→ SOURCE DATA:
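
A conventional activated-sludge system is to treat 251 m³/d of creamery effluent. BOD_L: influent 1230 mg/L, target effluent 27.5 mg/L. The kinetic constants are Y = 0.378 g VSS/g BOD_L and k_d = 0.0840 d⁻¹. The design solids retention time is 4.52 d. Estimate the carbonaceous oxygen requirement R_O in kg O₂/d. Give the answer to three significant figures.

Observed yield with endogenous decay: Y_obs = Y / (1 + k_d·θ_c) = 0.378 / (1 + 0.0840 × 4.52) = 0.378 / 1.380 = 0.2740 g VSS/g BOD_L.
Mass of BOD_L removed per day: Q(S₀ − S) = 251 × 1202 g/m³ = 301.8 kg/d.
Net sludge production P_X = 0.2740 × 301.8 = 82.69 kg VSS/d.
Carbonaceous O₂ demand = substrate oxidised − cell-mass equivalent = 301.8 − 1.42 × 82.69 = 184.4 kg O₂/d.

R_O ≈ 184 kg O₂/d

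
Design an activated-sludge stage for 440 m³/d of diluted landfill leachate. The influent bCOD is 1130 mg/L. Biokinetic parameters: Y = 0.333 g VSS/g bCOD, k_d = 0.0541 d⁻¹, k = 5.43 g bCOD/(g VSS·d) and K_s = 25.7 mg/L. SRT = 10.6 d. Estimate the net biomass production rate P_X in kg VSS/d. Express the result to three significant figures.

Effluent substrate depends only on kinetics and SRT: S = K_s(1 + k_d θ_c) / [θ_c(Yk − k_d) − 1] = 25.7 × (1 + 0.0541 × 10.6) / [10.6 × (0.333 × 5.43 − 0.0541) − 1] = 40.44 / 17.59 = 2.298 mg/L.
The observed yield is Y_obs = Y/(1 + k_d·θ_c) = 0.333 / (1 + 0.0541 × 10.6) = 0.333 / 1.573 = 0.2116 g VSS per g bCOD removed.
ΔS = 1130 − 2.30 = 1128 mg/L, so the substrate removal rate is 440 × 1128/1000 = 496.2 kg bCOD/d.
Net biomass production P_X = Y_obs × Q·(S₀ − S) = 0.2116 × 496.2 = 105.0 kg VSS/d.

P_X ≈ 105 kg VSS/d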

→ EXERCISE PROMPT: Could you return all of the entries exactly as they stand?

→ SOLUTION BELOW:
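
A conventional activated-sludge system is to treat 251 m³/d of creamery effluent. BOD_L: influent 1230 mg/L, target effluent 27.5 mg/L. The kinetic constants are Y = 0.378 g VSS/g BOD_L and k_d = 0.0840 d⁻¹. The design solids retention time is 4.52 d. Estimate the carbonaceous oxygen requirement R_O in kg O₂/d. Give the answer to three significant figures.

Observed yield with endogenous decay: Y_obs = Y / (1 + k_d·θ_c) = 0.378 / (1 + 0.0840 × 4.52) = 0.378 / 1.380 = 0.2740 g VSS/g BOD_L.
Mass of BOD_L removed per day: Q(S₀ − S) = 251 × 1202 g/m³ = 301.8 kg/d.
Net sludge production P_X = 0.2740 × 301.8 = 82.69 kg VSS/d.
Carbonaceous O₂ demand = substrate oxidised − cell-mass equivalent = 301.8 − 1.42 × 82.69 = 184.4 kg O₂/d.

R_O ≈ 184 kg O₂/d

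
Design an activated-sludge stage for 440 m³/d of diluted landfill leachate. The influent bCOD is 1130 mg/L. Biokinetic parameters: Y = 0.333 g VSS/g bCOD, k_d = 0.0541 d⁻¹, k = 5.43 g bCOD/(g VSS·d) and K_s = 25.7 mg/L. SRT = 10.6 d. Estimate the net biomass production rate P_X in kg VSS/d. Express the result to three significant figures.

Effluent substrate depends only on kinetics and SRT: S = K_s(1 + k_d θ_c) / [θ_c(Yk − k_d) − 1] = 25.7 × (1 + 0.0541 × 10.6) / [10.6 × (0.333 × 5.43 − 0.0541) − 1] = 40.44 / 17.59 = 2.298 mg/L.
The observed yield is Y_obs = Y/(1 + k_d·θ_c) = 0.333 / (1 + 0.0541 × 10.6) = 0.333 / 1.573 = 0.2116 g VSS per g bCOD removed.
ΔS = 1130 − 2.30 = 1128 mg/L, so the substrate removal rate is 440 × 1128/1000 = 496.2 kg bCOD/d.
Net biomass production P_X = Y_obs × Q·(S₀ − S) = 0.2116 × 496.2 = 105.0 kg VSS/d.

P_X ≈ 105 kg VSS/d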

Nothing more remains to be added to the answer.